→ **INSTRUCTIONS FOR THE TASK**:
In the records below, find the line with "- Primary income received from abroad: 385" and the line with "transfers | -2.70 |". Print both exactly, along with every line between them, and no other line.

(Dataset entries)

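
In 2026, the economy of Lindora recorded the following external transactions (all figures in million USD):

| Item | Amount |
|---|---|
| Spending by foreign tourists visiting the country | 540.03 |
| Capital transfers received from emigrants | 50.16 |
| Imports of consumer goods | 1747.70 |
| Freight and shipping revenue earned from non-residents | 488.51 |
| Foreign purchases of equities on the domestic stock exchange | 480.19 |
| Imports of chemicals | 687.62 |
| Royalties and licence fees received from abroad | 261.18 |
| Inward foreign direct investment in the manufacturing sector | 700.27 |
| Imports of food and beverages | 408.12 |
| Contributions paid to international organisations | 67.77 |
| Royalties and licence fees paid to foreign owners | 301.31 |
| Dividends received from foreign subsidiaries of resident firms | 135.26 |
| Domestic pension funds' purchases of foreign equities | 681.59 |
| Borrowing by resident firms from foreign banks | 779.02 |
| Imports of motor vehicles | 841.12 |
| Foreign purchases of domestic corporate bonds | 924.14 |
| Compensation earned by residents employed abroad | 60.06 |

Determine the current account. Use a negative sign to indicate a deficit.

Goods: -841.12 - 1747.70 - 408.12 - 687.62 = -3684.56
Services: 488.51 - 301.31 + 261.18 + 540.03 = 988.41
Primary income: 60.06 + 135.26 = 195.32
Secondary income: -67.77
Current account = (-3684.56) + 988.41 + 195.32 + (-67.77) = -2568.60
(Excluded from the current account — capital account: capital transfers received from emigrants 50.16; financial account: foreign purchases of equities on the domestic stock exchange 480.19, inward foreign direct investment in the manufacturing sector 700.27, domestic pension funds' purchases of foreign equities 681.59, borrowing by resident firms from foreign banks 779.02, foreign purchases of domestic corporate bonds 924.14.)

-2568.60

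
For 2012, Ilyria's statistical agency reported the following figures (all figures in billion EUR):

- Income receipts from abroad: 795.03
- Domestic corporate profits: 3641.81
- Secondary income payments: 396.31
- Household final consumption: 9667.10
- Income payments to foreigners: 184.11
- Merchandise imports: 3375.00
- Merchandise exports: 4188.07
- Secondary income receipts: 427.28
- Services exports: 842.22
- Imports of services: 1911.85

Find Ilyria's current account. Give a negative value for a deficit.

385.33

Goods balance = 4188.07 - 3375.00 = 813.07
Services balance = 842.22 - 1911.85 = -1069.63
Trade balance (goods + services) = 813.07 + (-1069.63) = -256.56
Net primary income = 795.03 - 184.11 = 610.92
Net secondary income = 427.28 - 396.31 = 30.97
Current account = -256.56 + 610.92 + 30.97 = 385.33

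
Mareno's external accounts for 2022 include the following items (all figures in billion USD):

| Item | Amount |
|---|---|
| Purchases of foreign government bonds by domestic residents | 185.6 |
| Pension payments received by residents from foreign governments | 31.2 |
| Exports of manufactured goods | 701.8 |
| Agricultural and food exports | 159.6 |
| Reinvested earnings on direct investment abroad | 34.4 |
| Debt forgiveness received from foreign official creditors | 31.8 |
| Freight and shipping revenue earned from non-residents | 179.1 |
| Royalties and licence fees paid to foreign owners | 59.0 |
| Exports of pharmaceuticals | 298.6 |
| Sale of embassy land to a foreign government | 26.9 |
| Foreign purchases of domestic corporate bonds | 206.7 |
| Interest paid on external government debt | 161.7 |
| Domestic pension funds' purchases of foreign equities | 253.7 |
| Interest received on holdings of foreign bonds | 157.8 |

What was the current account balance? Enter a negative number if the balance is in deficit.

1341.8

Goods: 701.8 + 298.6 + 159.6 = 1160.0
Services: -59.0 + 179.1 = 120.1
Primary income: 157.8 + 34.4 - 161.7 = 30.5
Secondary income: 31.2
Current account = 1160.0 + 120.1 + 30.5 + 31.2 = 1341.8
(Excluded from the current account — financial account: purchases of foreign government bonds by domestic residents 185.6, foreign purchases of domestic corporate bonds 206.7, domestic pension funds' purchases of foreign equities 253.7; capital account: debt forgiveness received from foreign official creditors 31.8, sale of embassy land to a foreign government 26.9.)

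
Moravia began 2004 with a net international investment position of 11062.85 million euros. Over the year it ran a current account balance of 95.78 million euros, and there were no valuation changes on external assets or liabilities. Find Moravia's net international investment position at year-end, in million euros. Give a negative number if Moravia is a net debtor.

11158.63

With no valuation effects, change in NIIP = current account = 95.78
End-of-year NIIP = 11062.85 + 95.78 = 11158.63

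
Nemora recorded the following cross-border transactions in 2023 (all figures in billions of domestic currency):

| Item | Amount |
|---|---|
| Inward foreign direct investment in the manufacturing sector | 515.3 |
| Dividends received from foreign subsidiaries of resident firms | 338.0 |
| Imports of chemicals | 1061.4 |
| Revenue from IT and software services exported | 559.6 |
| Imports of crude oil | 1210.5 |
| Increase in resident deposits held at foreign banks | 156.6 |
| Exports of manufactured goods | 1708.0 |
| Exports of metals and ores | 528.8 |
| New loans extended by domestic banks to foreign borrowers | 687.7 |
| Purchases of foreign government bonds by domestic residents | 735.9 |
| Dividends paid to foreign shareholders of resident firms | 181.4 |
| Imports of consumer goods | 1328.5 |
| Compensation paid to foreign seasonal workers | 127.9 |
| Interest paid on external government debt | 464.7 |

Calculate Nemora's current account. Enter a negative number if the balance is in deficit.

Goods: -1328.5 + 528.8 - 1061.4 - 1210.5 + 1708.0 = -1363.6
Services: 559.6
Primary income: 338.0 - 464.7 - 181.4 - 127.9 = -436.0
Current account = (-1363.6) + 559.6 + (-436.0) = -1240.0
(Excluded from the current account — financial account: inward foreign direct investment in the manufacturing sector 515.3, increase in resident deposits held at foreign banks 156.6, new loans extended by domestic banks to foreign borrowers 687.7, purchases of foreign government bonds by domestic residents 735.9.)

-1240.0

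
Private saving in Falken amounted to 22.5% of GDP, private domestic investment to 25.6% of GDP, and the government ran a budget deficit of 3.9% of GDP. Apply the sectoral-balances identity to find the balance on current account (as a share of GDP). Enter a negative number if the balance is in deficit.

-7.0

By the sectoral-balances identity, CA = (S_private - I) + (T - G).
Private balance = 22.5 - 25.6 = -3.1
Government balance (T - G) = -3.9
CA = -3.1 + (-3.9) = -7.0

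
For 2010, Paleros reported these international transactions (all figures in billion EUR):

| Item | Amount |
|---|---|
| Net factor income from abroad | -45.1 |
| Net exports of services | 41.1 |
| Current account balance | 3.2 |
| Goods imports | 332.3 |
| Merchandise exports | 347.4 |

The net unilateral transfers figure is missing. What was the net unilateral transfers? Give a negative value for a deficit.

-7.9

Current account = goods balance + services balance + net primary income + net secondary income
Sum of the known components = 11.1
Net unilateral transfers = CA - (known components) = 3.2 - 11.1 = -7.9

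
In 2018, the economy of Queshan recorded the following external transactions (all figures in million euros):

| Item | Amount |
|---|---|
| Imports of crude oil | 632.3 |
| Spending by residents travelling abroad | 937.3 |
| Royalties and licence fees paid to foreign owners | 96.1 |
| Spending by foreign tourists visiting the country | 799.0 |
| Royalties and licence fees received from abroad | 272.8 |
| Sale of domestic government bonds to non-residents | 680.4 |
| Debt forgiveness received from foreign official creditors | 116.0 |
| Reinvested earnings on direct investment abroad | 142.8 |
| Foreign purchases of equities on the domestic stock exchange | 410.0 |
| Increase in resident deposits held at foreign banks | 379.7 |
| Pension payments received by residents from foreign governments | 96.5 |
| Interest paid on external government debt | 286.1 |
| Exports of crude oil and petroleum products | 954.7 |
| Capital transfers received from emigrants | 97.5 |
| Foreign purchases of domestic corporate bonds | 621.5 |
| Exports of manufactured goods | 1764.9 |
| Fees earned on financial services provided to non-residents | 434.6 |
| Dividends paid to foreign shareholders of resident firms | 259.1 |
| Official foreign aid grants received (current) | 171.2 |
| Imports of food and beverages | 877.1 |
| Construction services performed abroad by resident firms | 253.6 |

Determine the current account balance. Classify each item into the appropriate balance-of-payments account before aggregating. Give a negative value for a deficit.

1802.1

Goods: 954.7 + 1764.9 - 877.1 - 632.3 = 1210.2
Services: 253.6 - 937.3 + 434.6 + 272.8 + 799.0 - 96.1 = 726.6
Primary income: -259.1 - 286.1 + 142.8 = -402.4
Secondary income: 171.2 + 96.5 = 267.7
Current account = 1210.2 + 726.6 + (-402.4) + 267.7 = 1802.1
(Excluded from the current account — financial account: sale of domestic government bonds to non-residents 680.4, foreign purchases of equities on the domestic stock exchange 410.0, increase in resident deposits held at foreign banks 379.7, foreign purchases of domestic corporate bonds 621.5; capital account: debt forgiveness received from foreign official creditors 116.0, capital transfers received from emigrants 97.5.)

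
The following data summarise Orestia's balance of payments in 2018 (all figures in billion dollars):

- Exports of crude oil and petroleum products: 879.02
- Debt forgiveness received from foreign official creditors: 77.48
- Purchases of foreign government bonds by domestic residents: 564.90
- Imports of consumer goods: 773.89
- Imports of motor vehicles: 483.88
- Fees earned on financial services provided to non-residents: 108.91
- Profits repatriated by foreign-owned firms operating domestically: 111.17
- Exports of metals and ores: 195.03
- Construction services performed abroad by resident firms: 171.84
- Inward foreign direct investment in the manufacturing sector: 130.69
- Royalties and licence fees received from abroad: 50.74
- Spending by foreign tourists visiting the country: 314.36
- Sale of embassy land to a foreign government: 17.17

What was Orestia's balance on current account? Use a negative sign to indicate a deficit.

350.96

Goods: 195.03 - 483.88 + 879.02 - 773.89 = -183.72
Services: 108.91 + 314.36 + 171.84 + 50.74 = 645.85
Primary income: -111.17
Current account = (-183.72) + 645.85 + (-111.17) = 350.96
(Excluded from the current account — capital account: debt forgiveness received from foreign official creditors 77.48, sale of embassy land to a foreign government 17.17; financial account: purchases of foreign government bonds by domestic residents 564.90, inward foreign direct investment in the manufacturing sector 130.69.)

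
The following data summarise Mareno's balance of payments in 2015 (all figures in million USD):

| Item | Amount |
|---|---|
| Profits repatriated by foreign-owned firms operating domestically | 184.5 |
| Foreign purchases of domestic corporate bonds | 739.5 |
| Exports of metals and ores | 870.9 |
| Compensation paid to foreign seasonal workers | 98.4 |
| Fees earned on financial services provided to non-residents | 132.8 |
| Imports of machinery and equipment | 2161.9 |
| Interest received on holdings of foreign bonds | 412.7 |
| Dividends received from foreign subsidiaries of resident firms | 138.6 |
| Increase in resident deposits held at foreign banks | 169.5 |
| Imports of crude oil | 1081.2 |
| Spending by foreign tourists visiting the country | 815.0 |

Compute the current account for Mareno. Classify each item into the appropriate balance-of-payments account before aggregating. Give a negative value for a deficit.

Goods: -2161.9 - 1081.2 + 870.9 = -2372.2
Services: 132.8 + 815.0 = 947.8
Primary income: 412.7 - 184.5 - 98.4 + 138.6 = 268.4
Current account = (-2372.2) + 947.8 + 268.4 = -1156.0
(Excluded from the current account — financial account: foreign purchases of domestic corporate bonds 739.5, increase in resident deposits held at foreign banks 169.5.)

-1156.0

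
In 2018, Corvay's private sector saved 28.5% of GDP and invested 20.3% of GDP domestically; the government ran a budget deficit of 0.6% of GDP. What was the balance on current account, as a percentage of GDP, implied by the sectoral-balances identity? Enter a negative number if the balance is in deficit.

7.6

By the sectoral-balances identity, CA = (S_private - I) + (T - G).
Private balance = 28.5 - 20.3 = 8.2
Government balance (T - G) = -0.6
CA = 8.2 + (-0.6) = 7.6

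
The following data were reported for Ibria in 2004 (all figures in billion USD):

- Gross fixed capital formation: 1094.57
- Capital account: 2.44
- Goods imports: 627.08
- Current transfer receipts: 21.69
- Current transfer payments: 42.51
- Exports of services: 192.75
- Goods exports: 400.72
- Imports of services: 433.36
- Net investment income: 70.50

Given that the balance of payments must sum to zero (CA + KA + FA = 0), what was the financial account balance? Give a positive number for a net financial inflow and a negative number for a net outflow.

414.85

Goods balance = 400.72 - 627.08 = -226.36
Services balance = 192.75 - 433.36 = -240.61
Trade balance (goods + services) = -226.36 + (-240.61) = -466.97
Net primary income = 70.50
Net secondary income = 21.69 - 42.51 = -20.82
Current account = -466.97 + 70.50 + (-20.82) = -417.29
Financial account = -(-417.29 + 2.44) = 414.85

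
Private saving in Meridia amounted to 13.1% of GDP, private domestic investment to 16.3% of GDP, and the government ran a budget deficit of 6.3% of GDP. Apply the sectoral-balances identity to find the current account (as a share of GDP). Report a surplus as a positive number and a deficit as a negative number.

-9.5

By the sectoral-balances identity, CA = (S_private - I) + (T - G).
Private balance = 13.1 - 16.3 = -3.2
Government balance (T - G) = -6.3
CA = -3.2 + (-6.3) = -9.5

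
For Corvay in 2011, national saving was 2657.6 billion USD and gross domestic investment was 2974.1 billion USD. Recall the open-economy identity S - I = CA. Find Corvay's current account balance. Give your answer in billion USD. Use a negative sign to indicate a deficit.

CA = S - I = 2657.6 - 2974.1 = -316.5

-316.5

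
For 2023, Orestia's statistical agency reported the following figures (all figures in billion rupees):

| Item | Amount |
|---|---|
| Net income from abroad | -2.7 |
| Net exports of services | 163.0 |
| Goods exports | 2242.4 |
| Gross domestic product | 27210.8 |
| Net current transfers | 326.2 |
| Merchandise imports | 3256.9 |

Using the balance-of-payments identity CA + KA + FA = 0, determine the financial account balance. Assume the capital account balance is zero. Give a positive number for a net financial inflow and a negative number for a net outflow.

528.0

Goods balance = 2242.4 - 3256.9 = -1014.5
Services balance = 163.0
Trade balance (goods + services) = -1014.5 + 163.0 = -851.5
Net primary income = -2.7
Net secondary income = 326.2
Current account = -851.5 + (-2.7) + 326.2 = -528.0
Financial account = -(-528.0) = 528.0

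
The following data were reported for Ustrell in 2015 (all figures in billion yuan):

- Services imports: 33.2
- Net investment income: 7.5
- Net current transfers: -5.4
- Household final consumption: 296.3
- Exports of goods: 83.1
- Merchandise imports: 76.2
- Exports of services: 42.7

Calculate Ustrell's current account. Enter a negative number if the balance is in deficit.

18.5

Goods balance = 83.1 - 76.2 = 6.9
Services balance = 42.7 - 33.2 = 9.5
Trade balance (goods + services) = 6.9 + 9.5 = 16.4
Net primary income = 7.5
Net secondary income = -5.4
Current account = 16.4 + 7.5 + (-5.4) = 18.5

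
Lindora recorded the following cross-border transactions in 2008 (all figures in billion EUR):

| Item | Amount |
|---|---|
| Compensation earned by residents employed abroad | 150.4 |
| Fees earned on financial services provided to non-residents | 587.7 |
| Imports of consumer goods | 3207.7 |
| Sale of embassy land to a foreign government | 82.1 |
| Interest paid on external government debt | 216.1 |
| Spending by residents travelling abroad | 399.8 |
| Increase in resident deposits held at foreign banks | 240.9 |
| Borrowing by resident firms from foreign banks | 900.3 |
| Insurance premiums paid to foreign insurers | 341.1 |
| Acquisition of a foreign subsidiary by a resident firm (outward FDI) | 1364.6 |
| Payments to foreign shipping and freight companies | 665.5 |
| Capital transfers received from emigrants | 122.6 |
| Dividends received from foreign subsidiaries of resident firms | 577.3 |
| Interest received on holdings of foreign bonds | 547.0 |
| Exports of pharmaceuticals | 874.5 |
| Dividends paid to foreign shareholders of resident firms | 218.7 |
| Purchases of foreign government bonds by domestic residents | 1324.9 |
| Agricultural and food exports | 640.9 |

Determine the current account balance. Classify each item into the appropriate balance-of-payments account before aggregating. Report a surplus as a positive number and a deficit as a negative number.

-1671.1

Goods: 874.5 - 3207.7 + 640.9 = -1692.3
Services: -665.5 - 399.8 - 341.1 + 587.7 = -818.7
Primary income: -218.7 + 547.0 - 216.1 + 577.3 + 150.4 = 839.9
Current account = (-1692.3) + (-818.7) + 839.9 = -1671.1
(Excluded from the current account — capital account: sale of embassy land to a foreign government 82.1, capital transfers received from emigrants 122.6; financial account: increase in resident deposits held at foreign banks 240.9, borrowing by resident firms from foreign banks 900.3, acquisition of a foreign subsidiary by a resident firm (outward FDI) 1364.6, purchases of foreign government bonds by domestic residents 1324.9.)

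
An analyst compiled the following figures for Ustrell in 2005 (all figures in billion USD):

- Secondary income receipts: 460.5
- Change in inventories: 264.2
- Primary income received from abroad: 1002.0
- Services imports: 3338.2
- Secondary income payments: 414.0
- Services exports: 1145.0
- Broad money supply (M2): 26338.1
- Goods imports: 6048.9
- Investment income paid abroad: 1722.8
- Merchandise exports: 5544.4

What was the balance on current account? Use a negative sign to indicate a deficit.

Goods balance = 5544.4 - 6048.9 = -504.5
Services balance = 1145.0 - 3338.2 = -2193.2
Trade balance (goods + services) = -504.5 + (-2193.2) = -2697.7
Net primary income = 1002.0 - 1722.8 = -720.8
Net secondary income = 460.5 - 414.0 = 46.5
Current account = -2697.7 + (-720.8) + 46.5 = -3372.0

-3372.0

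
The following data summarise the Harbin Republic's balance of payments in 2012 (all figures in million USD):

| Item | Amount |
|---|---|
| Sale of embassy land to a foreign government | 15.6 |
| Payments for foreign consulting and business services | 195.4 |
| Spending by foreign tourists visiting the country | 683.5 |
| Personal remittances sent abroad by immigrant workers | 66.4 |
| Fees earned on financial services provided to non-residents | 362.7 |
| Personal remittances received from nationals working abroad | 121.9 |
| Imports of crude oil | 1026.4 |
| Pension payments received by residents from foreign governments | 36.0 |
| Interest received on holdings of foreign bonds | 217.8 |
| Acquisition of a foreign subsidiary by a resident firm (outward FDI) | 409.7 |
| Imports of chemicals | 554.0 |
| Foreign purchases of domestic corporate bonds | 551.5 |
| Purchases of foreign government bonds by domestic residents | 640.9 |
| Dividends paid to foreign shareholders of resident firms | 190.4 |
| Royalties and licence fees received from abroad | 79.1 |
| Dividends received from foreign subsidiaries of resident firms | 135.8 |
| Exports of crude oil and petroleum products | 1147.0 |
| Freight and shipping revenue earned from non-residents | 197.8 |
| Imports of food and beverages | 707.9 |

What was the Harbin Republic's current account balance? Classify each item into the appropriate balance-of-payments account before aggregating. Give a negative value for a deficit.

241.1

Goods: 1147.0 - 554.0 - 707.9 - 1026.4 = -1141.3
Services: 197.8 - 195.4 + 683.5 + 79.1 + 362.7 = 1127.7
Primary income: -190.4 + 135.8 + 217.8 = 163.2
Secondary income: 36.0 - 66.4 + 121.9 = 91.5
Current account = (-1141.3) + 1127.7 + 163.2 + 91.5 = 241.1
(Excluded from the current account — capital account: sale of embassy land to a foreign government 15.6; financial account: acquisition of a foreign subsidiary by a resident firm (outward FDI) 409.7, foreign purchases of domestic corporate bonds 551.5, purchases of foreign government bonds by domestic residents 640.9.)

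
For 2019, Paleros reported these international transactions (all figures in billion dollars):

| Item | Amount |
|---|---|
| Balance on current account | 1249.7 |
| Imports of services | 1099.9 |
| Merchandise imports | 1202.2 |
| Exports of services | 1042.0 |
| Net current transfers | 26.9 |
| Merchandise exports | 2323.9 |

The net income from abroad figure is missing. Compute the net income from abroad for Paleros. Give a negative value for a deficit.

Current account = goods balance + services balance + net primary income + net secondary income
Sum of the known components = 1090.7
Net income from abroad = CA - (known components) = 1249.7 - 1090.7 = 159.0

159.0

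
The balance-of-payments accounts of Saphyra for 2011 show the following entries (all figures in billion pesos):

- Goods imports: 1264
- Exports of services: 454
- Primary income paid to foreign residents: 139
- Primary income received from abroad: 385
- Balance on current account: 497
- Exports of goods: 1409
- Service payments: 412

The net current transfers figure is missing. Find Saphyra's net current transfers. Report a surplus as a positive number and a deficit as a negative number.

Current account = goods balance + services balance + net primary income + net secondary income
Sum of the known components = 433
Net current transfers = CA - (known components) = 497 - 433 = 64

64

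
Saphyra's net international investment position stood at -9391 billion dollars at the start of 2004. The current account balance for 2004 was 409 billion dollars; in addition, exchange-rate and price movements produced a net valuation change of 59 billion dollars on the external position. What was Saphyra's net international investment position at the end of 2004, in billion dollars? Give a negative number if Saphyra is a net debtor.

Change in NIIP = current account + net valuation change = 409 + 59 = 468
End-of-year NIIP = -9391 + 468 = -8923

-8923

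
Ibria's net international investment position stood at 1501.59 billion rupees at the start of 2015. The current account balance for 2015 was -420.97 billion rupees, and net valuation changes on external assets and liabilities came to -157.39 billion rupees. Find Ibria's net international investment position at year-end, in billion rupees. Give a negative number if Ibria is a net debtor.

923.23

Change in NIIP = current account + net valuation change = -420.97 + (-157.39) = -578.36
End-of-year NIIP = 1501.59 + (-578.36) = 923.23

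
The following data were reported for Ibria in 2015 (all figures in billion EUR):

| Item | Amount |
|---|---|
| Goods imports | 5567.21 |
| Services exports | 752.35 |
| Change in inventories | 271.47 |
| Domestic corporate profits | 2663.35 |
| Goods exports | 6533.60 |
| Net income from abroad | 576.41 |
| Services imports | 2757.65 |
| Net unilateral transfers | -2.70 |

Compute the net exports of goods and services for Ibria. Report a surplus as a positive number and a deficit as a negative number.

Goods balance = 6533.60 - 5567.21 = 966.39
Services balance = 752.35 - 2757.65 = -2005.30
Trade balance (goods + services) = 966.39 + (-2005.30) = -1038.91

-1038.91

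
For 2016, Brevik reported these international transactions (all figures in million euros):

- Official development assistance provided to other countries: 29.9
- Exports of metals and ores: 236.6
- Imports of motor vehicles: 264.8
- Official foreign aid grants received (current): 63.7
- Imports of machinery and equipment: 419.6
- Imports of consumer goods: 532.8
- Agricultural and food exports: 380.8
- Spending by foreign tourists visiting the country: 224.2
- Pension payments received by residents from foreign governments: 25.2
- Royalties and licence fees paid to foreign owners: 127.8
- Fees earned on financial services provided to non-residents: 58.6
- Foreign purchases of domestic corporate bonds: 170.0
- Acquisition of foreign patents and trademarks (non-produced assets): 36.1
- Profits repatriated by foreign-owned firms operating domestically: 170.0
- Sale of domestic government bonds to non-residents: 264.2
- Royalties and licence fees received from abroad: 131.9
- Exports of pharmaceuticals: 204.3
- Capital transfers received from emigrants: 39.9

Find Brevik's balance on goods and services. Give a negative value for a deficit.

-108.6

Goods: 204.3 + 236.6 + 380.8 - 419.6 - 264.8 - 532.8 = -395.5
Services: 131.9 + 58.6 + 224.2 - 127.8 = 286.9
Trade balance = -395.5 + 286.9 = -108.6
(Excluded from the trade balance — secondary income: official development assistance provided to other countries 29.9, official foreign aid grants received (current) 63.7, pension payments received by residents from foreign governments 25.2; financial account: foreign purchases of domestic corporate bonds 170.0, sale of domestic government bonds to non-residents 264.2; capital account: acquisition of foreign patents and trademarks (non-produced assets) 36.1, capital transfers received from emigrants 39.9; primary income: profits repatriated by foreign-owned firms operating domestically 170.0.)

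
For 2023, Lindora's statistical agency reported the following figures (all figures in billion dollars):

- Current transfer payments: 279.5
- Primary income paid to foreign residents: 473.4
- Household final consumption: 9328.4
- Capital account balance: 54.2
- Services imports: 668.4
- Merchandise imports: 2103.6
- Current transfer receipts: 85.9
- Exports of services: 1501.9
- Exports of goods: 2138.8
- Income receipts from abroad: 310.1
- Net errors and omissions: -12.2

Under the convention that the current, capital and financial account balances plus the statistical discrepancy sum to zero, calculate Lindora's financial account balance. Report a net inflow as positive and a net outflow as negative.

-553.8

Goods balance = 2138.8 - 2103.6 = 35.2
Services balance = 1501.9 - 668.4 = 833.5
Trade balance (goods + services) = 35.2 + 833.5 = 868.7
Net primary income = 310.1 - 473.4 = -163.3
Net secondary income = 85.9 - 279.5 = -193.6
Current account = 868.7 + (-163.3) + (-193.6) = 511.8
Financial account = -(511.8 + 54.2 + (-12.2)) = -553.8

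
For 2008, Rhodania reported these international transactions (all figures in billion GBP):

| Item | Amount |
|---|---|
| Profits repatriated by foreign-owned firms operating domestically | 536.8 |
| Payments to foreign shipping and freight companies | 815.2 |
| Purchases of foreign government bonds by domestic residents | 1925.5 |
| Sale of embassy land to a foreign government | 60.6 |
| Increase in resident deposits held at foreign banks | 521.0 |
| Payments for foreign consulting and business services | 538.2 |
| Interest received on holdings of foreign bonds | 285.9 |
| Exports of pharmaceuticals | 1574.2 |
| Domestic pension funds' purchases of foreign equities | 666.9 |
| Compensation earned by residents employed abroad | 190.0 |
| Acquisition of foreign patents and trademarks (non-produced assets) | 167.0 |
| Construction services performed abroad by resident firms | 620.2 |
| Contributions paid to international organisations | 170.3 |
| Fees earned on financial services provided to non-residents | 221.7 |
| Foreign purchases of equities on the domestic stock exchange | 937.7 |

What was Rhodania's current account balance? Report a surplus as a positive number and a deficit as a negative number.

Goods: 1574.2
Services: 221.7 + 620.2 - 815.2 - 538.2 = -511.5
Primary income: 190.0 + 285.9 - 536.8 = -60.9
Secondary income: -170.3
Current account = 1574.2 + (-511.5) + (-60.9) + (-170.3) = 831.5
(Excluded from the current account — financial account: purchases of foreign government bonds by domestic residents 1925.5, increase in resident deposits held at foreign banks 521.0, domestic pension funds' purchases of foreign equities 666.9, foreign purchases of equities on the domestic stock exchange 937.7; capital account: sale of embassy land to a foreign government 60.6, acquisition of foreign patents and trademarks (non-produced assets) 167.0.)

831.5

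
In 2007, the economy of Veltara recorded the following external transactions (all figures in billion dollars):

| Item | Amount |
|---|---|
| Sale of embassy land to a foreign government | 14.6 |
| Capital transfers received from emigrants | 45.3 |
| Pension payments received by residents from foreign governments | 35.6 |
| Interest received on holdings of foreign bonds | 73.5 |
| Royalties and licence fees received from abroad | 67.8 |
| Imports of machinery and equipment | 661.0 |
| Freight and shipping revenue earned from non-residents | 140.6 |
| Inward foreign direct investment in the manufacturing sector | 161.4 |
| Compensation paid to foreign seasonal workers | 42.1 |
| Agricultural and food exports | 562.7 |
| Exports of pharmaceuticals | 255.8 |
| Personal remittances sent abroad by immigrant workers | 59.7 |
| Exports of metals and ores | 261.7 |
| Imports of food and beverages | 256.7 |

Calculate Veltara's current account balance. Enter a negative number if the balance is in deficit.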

→ **SOLUTION**:
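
- Primary income received from abroad: 385
- Balance on current account: 497
- Exports of goods: 1409
- Service payments: 412

The net current transfers figure is missing. Find Saphyra's net current transfers. Report a surplus as a positive number and a deficit as a negative number.

Current account = goods balance + services balance + net primary income + net secondary income
Sum of the known components = 433
Net current transfers = CA - (known components) = 497 - 433 = 64

64

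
Saphyra's net international investment position stood at -9391 billion dollars at the start of 2004. The current account balance for 2004 was 409 billion dollars; in addition, exchange-rate and price movements produced a net valuation change of 59 billion dollars on the external position. What was Saphyra's net international investment position at the end of 2004, in billion dollars? Give a negative number if Saphyra is a net debtor.

Change in NIIP = current account + net valuation change = 409 + 59 = 468
End-of-year NIIP = -9391 + 468 = -8923

-8923

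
Ibria's net international investment position stood at 1501.59 billion rupees at the start of 2015. The current account balance for 2015 was -420.97 billion rupees, and net valuation changes on external assets and liabilities came to -157.39 billion rupees. Find Ibria's net international investment position at year-end, in billion rupees. Give a negative number if Ibria is a net debtor.

923.23

Change in NIIP = current account + net valuation change = -420.97 + (-157.39) = -578.36
End-of-year NIIP = 1501.59 + (-578.36) = 923.23

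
The following data were reported for Ibria in 2015 (all figures in billion EUR):

| Item | Amount |
|---|---|
| Goods imports | 5567.21 |
| Services exports | 752.35 |
| Change in inventories | 271.47 |
| Domestic corporate profits | 2663.35 |
| Goods exports | 6533.60 |
| Net income from abroad | 576.41 |
| Services imports | 2757.65 |
| Net unilateral transfers | -2.70 |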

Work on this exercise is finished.